▸ **What needs to be done**: Beneath this instruction is a block of data; output from it exactly the lines that run from the one containing "1. (row=163, col=120)" through the one containing "6. (row=39, col=25)", inclusive.
BEGIN Data shown
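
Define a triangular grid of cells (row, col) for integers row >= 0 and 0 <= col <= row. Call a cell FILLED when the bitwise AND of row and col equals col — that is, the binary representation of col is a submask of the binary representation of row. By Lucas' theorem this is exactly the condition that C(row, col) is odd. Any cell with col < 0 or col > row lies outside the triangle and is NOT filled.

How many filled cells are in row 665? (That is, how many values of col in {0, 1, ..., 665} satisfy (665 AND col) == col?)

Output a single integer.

665 in binary = 1010011001
popcount(665) = number of 1-bits in 1010011001 = 5
A col c satisfies (665 AND c) == c iff every set bit of c is also set in 665; each of the 5 set bits of 665 can independently be on or off in c.
count = 2^5 = 32

Answer: 32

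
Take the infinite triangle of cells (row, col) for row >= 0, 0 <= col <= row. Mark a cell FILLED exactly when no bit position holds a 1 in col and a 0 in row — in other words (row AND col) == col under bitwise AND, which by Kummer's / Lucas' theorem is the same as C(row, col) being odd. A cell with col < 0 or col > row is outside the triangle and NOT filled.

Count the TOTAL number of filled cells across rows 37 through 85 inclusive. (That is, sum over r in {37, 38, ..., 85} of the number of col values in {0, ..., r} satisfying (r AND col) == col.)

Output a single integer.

Answer: 686

Derivation:
r37=100101 pc3: +8 =8
r38=100110 pc3: +8 =16
r39=100111 pc4: +16 =32
r40=101000 pc2: +4 =36
r41=101001 pc3: +8 =44
r42=101010 pc3: +8 =52
r43=101011 pc4: +16 =68
r44=101100 pc3: +8 =76
r45=101101 pc4: +16 =92
r46=101110 pc4: +16 =108
r47=101111 pc5: +32 =140
r48=110000 pc2: +4 =144
r49=110001 pc3: +8 =152
r50=110010 pc3: +8 =160
r51=110011 pc4: +16 =176
r52=110100 pc3: +8 =184
r53=110101 pc4: +16 =200
r54=110110 pc4: +16 =216
r55=110111 pc5: +32 =248
r56=111000 pc3: +8 =256
r57=111001 pc4: +16 =272
r58=111010 pc4: +16 =288
r59=111011 pc5: +32 =320
r60=111100 pc4: +16 =336
r61=111101 pc5: +32 =368
r62=111110 pc5: +32 =400
r63=111111 pc6: +64 =464
r64=1000000 pc1: +2 =466
r65=1000001 pc2: +4 =470
r66=1000010 pc2: +4 =474
r67=1000011 pc3: +8 =482
r68=1000100 pc2: +4 =486
r69=1000101 pc3: +8 =494
r70=1000110 pc3: +8 =502
r71=1000111 pc4: +16 =518
r72=1001000 pc2: +4 =522
r73=1001001 pc3: +8 =530
r74=1001010 pc3: +8 =538
r75=1001011 pc4: +16 =554
r76=1001100 pc3: +8 =562
r77=1001101 pc4: +16 =578
r78=1001110 pc4: +16 =594
r79=1001111 pc5: +32 =626
r80=1010000 pc2: +4 =630
r81=1010001 pc3: +8 =638
r82=1010010 pc3: +8 =646
r83=1010011 pc4: +16 =662
r84=1010100 pc3: +8 =670
r85=1010101 pc4: +16 =686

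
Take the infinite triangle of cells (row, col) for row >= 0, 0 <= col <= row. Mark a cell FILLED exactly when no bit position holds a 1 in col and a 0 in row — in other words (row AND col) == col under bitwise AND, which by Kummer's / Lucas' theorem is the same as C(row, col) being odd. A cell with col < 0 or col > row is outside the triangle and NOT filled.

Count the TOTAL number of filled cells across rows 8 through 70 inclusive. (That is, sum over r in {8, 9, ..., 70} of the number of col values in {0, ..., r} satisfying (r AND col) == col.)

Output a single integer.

Answer: 740

Derivation:
r8=1000 pc1: +2 =2
r9=1001 pc2: +4 =6
r10=1010 pc2: +4 =10
r11=1011 pc3: +8 =18
r12=1100 pc2: +4 =22
r13=1101 pc3: +8 =30
r14=1110 pc3: +8 =38
r15=1111 pc4: +16 =54
r16=10000 pc1: +2 =56
r17=10001 pc2: +4 =60
r18=10010 pc2: +4 =64
r19=10011 pc3: +8 =72
r20=10100 pc2: +4 =76
r21=10101 pc3: +8 =84
r22=10110 pc3: +8 =92
r23=10111 pc4: +16 =108
r24=11000 pc2: +4 =112
r25=11001 pc3: +8 =120
r26=11010 pc3: +8 =128
r27=11011 pc4: +16 =144
r28=11100 pc3: +8 =152
r29=11101 pc4: +16 =168
r30=11110 pc4: +16 =184
r31=11111 pc5: +32 =216
r32=100000 pc1: +2 =218
r33=100001 pc2: +4 =222
r34=100010 pc2: +4 =226
r35=100011 pc3: +8 =234
r36=100100 pc2: +4 =238
r37=100101 pc3: +8 =246
r38=100110 pc3: +8 =254
r39=100111 pc4: +16 =270
r40=101000 pc2: +4 =274
r41=101001 pc3: +8 =282
r42=101010 pc3: +8 =290
r43=101011 pc4: +16 =306
r44=101100 pc3: +8 =314
r45=101101 pc4: +16 =330
r46=101110 pc4: +16 =346
r47=101111 pc5: +32 =378
r48=110000 pc2: +4 =382
r49=110001 pc3: +8 =390
r50=110010 pc3: +8 =398
r51=110011 pc4: +16 =414
r52=110100 pc3: +8 =422
r53=110101 pc4: +16 =438
r54=110110 pc4: +16 =454
r55=110111 pc5: +32 =486
r56=111000 pc3: +8 =494
r57=111001 pc4: +16 =510
r58=111010 pc4: +16 =526
r59=111011 pc5: +32 =558
r60=111100 pc4: +16 =574
r61=111101 pc5: +32 =606
r62=111110 pc5: +32 =638
r63=111111 pc6: +64 =702
r64=1000000 pc1: +2 =704
r65=1000001 pc2: +4 =708
r66=1000010 pc2: +4 =712
r67=1000011 pc3: +8 =720
r68=1000100 pc2: +4 =724
r69=1000101 pc3: +8 =732
r70=1000110 pc3: +8 =740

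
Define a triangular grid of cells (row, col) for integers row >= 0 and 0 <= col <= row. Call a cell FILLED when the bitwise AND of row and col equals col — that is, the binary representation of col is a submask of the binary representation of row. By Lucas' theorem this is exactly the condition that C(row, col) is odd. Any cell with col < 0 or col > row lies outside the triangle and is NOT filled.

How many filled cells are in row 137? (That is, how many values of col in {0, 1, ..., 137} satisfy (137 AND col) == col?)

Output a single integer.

137 in binary = 10001001
popcount(137) = number of 1-bits in 10001001 = 3
A col c satisfies (137 AND c) == c iff every set bit of c is also set in 137; each of the 3 set bits of 137 can independently be on or off in c.
count = 2^3 = 8

Answer: 8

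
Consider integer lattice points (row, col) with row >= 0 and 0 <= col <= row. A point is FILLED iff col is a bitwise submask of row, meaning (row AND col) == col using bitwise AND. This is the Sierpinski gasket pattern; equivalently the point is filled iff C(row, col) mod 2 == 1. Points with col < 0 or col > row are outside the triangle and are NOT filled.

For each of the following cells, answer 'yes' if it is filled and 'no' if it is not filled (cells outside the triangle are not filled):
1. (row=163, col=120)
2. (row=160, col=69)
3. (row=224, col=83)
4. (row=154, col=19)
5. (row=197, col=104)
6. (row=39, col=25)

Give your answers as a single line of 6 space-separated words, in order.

Answer: no no no no no no

Derivation:
(163,120): row=0b10100011, col=0b1111000, row AND col = 0b100000 = 32; 32 != 120 -> empty
(160,69): row=0b10100000, col=0b1000101, row AND col = 0b0 = 0; 0 != 69 -> empty
(224,83): row=0b11100000, col=0b1010011, row AND col = 0b1000000 = 64; 64 != 83 -> empty
(154,19): row=0b10011010, col=0b10011, row AND col = 0b10010 = 18; 18 != 19 -> empty
(197,104): row=0b11000101, col=0b1101000, row AND col = 0b1000000 = 64; 64 != 104 -> empty
(39,25): row=0b100111, col=0b11001, row AND col = 0b1 = 1; 1 != 25 -> empty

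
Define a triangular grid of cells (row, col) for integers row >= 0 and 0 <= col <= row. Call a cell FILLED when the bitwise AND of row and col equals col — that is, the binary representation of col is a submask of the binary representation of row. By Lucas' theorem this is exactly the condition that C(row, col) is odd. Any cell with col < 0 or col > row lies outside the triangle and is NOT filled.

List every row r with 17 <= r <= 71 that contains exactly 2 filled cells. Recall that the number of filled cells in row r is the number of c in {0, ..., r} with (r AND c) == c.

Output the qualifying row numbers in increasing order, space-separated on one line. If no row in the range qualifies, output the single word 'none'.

Answer: 32 64

Derivation:
Row r has 2^popcount(r) filled cells, so we need popcount(r) = log2(2) = 1.
Scan r = 17..71 and keep those with exactly 1 one-bits:
r=17=10001 popcount=2 -> skip
r=18=10010 popcount=2 -> skip
r=19=10011 popcount=3 -> skip
r=20=10100 popcount=2 -> skip
r=21=10101 popcount=3 -> skip
r=22=10110 popcount=3 -> skip
r=23=10111 popcount=4 -> skip
r=24=11000 popcount=2 -> skip
r=25=11001 popcount=3 -> skip
r=26=11010 popcount=3 -> skip
r=27=11011 popcount=4 -> skip
r=28=11100 popcount=3 -> skip
r=29=11101 popcount=4 -> skip
r=30=11110 popcount=4 -> skip
r=31=11111 popcount=5 -> skip
r=32=100000 popcount=1 -> KEEP
r=33=100001 popcount=2 -> skip
r=34=100010 popcount=2 -> skip
r=35=100011 popcount=3 -> skip
r=36=100100 popcount=2 -> skip
r=37=100101 popcount=3 -> skip
r=38=100110 popcount=3 -> skip
r=39=100111 popcount=4 -> skip
r=40=101000 popcount=2 -> skip
r=41=101001 popcount=3 -> skip
r=42=101010 popcount=3 -> skip
r=43=101011 popcount=4 -> skip
r=44=101100 popcount=3 -> skip
r=45=101101 popcount=4 -> skip
r=46=101110 popcount=4 -> skip
r=47=101111 popcount=5 -> skip
r=48=110000 popcount=2 -> skip
r=49=110001 popcount=3 -> skip
r=50=110010 popcount=3 -> skip
r=51=110011 popcount=4 -> skip
r=52=110100 popcount=3 -> skip
r=53=110101 popcount=4 -> skip
r=54=110110 popcount=4 -> skip
r=55=110111 popcount=5 -> skip
r=56=111000 popcount=3 -> skip
r=57=111001 popcount=4 -> skip
r=58=111010 popcount=4 -> skip
r=59=111011 popcount=5 -> skip
r=60=111100 popcount=4 -> skip
r=61=111101 popcount=5 -> skip
r=62=111110 popcount=5 -> skip
r=63=111111 popcount=6 -> skip
r=64=1000000 popcount=1 -> KEEP
r=65=1000001 popcount=2 -> skip
r=66=1000010 popcount=2 -> skip
r=67=1000011 popcount=3 -> skip
r=68=1000100 popcount=2 -> skip
r=69=1000101 popcount=3 -> skip
r=70=1000110 popcount=3 -> skip
r=71=1000111 popcount=4 -> skip
Kept rows: 32 64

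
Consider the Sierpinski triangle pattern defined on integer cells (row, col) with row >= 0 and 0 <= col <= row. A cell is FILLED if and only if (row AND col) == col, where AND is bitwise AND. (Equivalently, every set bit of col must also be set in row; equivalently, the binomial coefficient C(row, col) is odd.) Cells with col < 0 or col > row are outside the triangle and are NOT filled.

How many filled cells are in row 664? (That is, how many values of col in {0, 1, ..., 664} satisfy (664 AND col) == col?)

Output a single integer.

Answer: 16

Derivation:
664 in binary = 1010011000
popcount(664) = number of 1-bits in 1010011000 = 4
A col c satisfies (664 AND c) == c iff every set bit of c is also set in 664; each of the 4 set bits of 664 can independently be on or off in c.
count = 2^4 = 16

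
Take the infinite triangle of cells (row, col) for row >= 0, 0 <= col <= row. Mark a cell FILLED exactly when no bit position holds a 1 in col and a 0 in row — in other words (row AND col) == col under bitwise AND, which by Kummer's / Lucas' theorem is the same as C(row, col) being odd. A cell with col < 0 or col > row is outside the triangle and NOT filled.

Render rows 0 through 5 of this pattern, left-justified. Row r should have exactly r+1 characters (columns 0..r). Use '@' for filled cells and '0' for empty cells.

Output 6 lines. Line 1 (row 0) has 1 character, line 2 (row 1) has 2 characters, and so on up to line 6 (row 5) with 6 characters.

r0=0: @
r1=1: @@
r2=10: @0@
r3=11: @@@@
r4=100: @000@
r5=101: @@00@@

Answer: @
@@
@0@
@@@@
@000@
@@00@@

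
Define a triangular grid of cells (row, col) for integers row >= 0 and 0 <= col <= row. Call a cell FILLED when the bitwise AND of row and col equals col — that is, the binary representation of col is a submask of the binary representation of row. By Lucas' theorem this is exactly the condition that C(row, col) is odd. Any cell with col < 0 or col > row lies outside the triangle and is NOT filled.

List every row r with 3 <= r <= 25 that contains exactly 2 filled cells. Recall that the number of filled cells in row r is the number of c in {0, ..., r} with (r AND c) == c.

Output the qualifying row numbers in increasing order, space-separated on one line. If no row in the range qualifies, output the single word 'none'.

Answer: 4 8 16

Derivation:
Row r has 2^popcount(r) filled cells, so we need popcount(r) = log2(2) = 1.
Scan r = 3..25 and keep those with exactly 1 one-bits:
r=3=11 popcount=2 -> skip
r=4=100 popcount=1 -> KEEP
r=5=101 popcount=2 -> skip
r=6=110 popcount=2 -> skip
r=7=111 popcount=3 -> skip
r=8=1000 popcount=1 -> KEEP
r=9=1001 popcount=2 -> skip
r=10=1010 popcount=2 -> skip
r=11=1011 popcount=3 -> skip
r=12=1100 popcount=2 -> skip
r=13=1101 popcount=3 -> skip
r=14=1110 popcount=3 -> skip
r=15=1111 popcount=4 -> skip
r=16=10000 popcount=1 -> KEEP
r=17=10001 popcount=2 -> skip
r=18=10010 popcount=2 -> skip
r=19=10011 popcount=3 -> skip
r=20=10100 popcount=2 -> skip
r=21=10101 popcount=3 -> skip
r=22=10110 popcount=3 -> skip
r=23=10111 popcount=4 -> skip
r=24=11000 popcount=2 -> skip
r=25=11001 popcount=3 -> skip
Kept rows: 4 8 16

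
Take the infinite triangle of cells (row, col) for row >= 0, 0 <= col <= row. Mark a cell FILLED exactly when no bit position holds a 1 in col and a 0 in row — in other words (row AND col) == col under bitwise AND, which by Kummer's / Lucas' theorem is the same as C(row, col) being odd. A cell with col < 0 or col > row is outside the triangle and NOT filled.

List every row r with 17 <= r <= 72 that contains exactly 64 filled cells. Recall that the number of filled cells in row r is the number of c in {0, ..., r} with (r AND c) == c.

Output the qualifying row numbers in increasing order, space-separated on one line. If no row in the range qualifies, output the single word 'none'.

Row r has 2^popcount(r) filled cells, so we need popcount(r) = log2(64) = 6.
Scan r = 17..72 and keep those with exactly 6 one-bits:
r=17=10001 popcount=2 -> skip
r=18=10010 popcount=2 -> skip
r=19=10011 popcount=3 -> skip
r=20=10100 popcount=2 -> skip
r=21=10101 popcount=3 -> skip
r=22=10110 popcount=3 -> skip
r=23=10111 popcount=4 -> skip
r=24=11000 popcount=2 -> skip
r=25=11001 popcount=3 -> skip
r=26=11010 popcount=3 -> skip
r=27=11011 popcount=4 -> skip
r=28=11100 popcount=3 -> skip
r=29=11101 popcount=4 -> skip
r=30=11110 popcount=4 -> skip
r=31=11111 popcount=5 -> skip
r=32=100000 popcount=1 -> skip
r=33=100001 popcount=2 -> skip
r=34=100010 popcount=2 -> skip
r=35=100011 popcount=3 -> skip
r=36=100100 popcount=2 -> skip
r=37=100101 popcount=3 -> skip
r=38=100110 popcount=3 -> skip
r=39=100111 popcount=4 -> skip
r=40=101000 popcount=2 -> skip
r=41=101001 popcount=3 -> skip
r=42=101010 popcount=3 -> skip
r=43=101011 popcount=4 -> skip
r=44=101100 popcount=3 -> skip
r=45=101101 popcount=4 -> skip
r=46=101110 popcount=4 -> skip
r=47=101111 popcount=5 -> skip
r=48=110000 popcount=2 -> skip
r=49=110001 popcount=3 -> skip
r=50=110010 popcount=3 -> skip
r=51=110011 popcount=4 -> skip
r=52=110100 popcount=3 -> skip
r=53=110101 popcount=4 -> skip
r=54=110110 popcount=4 -> skip
r=55=110111 popcount=5 -> skip
r=56=111000 popcount=3 -> skip
r=57=111001 popcount=4 -> skip
r=58=111010 popcount=4 -> skip
r=59=111011 popcount=5 -> skip
r=60=111100 popcount=4 -> skip
r=61=111101 popcount=5 -> skip
r=62=111110 popcount=5 -> skip
r=63=111111 popcount=6 -> KEEP
r=64=1000000 popcount=1 -> skip
r=65=1000001 popcount=2 -> skip
r=66=1000010 popcount=2 -> skip
r=67=1000011 popcount=3 -> skip
r=68=1000100 popcount=2 -> skip
r=69=1000101 popcount=3 -> skip
r=70=1000110 popcount=3 -> skip
r=71=1000111 popcount=4 -> skip
r=72=1001000 popcount=2 -> skip
Kept rows: 63

Answer: 63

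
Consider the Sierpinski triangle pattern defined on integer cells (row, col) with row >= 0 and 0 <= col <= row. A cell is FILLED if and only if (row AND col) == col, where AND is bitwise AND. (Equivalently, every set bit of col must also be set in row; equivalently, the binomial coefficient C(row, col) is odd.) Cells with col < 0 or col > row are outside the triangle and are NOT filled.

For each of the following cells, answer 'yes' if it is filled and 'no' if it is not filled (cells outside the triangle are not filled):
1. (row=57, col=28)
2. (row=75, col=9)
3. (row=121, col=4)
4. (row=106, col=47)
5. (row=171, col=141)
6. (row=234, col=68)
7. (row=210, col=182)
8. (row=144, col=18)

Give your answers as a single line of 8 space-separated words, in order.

Answer: no yes no no no no no no

Derivation:
(57,28): row=0b111001, col=0b11100, row AND col = 0b11000 = 24; 24 != 28 -> empty
(75,9): row=0b1001011, col=0b1001, row AND col = 0b1001 = 9; 9 == 9 -> filled
(121,4): row=0b1111001, col=0b100, row AND col = 0b0 = 0; 0 != 4 -> empty
(106,47): row=0b1101010, col=0b101111, row AND col = 0b101010 = 42; 42 != 47 -> empty
(171,141): row=0b10101011, col=0b10001101, row AND col = 0b10001001 = 137; 137 != 141 -> empty
(234,68): row=0b11101010, col=0b1000100, row AND col = 0b1000000 = 64; 64 != 68 -> empty
(210,182): row=0b11010010, col=0b10110110, row AND col = 0b10010010 = 146; 146 != 182 -> empty
(144,18): row=0b10010000, col=0b10010, row AND col = 0b10000 = 16; 16 != 18 -> empty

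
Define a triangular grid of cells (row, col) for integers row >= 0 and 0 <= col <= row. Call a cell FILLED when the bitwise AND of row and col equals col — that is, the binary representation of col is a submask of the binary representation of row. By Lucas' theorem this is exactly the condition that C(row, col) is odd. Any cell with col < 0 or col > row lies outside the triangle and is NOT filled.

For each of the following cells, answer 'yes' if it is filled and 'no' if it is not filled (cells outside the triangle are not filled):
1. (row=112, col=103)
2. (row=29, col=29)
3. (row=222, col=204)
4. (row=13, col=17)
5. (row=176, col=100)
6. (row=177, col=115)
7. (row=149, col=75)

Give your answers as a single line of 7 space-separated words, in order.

(112,103): row=0b1110000, col=0b1100111, row AND col = 0b1100000 = 96; 96 != 103 -> empty
(29,29): row=0b11101, col=0b11101, row AND col = 0b11101 = 29; 29 == 29 -> filled
(222,204): row=0b11011110, col=0b11001100, row AND col = 0b11001100 = 204; 204 == 204 -> filled
(13,17): col outside [0, 13] -> not filled
(176,100): row=0b10110000, col=0b1100100, row AND col = 0b100000 = 32; 32 != 100 -> empty
(177,115): row=0b10110001, col=0b1110011, row AND col = 0b110001 = 49; 49 != 115 -> empty
(149,75): row=0b10010101, col=0b1001011, row AND col = 0b1 = 1; 1 != 75 -> empty

Answer: no yes yes no no no no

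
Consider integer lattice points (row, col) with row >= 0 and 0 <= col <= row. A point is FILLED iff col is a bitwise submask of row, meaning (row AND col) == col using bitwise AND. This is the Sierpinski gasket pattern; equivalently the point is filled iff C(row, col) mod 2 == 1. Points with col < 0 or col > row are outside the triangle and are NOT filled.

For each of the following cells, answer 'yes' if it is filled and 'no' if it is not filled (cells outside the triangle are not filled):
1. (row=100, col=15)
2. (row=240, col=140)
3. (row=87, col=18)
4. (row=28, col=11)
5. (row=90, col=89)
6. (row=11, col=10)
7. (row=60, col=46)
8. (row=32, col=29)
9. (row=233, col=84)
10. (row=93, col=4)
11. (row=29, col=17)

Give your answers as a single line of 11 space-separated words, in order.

(100,15): row=0b1100100, col=0b1111, row AND col = 0b100 = 4; 4 != 15 -> empty
(240,140): row=0b11110000, col=0b10001100, row AND col = 0b10000000 = 128; 128 != 140 -> empty
(87,18): row=0b1010111, col=0b10010, row AND col = 0b10010 = 18; 18 == 18 -> filled
(28,11): row=0b11100, col=0b1011, row AND col = 0b1000 = 8; 8 != 11 -> empty
(90,89): row=0b1011010, col=0b1011001, row AND col = 0b1011000 = 88; 88 != 89 -> empty
(11,10): row=0b1011, col=0b1010, row AND col = 0b1010 = 10; 10 == 10 -> filled
(60,46): row=0b111100, col=0b101110, row AND col = 0b101100 = 44; 44 != 46 -> empty
(32,29): row=0b100000, col=0b11101, row AND col = 0b0 = 0; 0 != 29 -> empty
(233,84): row=0b11101001, col=0b1010100, row AND col = 0b1000000 = 64; 64 != 84 -> empty
(93,4): row=0b1011101, col=0b100, row AND col = 0b100 = 4; 4 == 4 -> filled
(29,17): row=0b11101, col=0b10001, row AND col = 0b10001 = 17; 17 == 17 -> filled

Answer: no no yes no no yes no no no yes yes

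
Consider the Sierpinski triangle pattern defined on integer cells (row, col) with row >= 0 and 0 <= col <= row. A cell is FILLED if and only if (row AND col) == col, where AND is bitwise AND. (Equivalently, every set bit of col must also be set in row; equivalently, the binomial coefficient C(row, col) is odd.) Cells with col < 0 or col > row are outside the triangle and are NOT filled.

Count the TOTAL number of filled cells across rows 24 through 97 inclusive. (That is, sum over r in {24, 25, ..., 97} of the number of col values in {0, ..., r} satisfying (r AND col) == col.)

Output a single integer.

Answer: 1092

Derivation:
r24=11000 pc2: +4 =4
r25=11001 pc3: +8 =12
r26=11010 pc3: +8 =20
r27=11011 pc4: +16 =36
r28=11100 pc3: +8 =44
r29=11101 pc4: +16 =60
r30=11110 pc4: +16 =76
r31=11111 pc5: +32 =108
r32=100000 pc1: +2 =110
r33=100001 pc2: +4 =114
r34=100010 pc2: +4 =118
r35=100011 pc3: +8 =126
r36=100100 pc2: +4 =130
r37=100101 pc3: +8 =138
r38=100110 pc3: +8 =146
r39=100111 pc4: +16 =162
r40=101000 pc2: +4 =166
r41=101001 pc3: +8 =174
r42=101010 pc3: +8 =182
r43=101011 pc4: +16 =198
r44=101100 pc3: +8 =206
r45=101101 pc4: +16 =222
r46=101110 pc4: +16 =238
r47=101111 pc5: +32 =270
r48=110000 pc2: +4 =274
r49=110001 pc3: +8 =282
r50=110010 pc3: +8 =290
r51=110011 pc4: +16 =306
r52=110100 pc3: +8 =314
r53=110101 pc4: +16 =330
r54=110110 pc4: +16 =346
r55=110111 pc5: +32 =378
r56=111000 pc3: +8 =386
r57=111001 pc4: +16 =402
r58=111010 pc4: +16 =418
r59=111011 pc5: +32 =450
r60=111100 pc4: +16 =466
r61=111101 pc5: +32 =498
r62=111110 pc5: +32 =530
r63=111111 pc6: +64 =594
r64=1000000 pc1: +2 =596
r65=1000001 pc2: +4 =600
r66=1000010 pc2: +4 =604
r67=1000011 pc3: +8 =612
r68=1000100 pc2: +4 =616
r69=1000101 pc3: +8 =624
r70=1000110 pc3: +8 =632
r71=1000111 pc4: +16 =648
r72=1001000 pc2: +4 =652
r73=1001001 pc3: +8 =660
r74=1001010 pc3: +8 =668
r75=1001011 pc4: +16 =684
r76=1001100 pc3: +8 =692
r77=1001101 pc4: +16 =708
r78=1001110 pc4: +16 =724
r79=1001111 pc5: +32 =756
r80=1010000 pc2: +4 =760
r81=1010001 pc3: +8 =768
r82=1010010 pc3: +8 =776
r83=1010011 pc4: +16 =792
r84=1010100 pc3: +8 =800
r85=1010101 pc4: +16 =816
r86=1010110 pc4: +16 =832
r87=1010111 pc5: +32 =864
r88=1011000 pc3: +8 =872
r89=1011001 pc4: +16 =888
r90=1011010 pc4: +16 =904
r91=1011011 pc5: +32 =936
r92=1011100 pc4: +16 =952
r93=1011101 pc5: +32 =984
r94=1011110 pc5: +32 =1016
r95=1011111 pc6: +64 =1080
r96=1100000 pc2: +4 =1084
r97=1100001 pc3: +8 =1092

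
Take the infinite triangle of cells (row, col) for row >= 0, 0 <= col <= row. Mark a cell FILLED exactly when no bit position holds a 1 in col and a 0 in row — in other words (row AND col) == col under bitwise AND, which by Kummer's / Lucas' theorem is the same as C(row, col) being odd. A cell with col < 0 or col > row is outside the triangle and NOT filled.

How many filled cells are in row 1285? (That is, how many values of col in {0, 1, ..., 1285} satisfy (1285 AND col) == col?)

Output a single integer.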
END Data shown
▸ **Response**:
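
1. (row=163, col=120)
2. (row=160, col=69)
3. (row=224, col=83)
4. (row=154, col=19)
5. (row=197, col=104)
6. (row=39, col=25)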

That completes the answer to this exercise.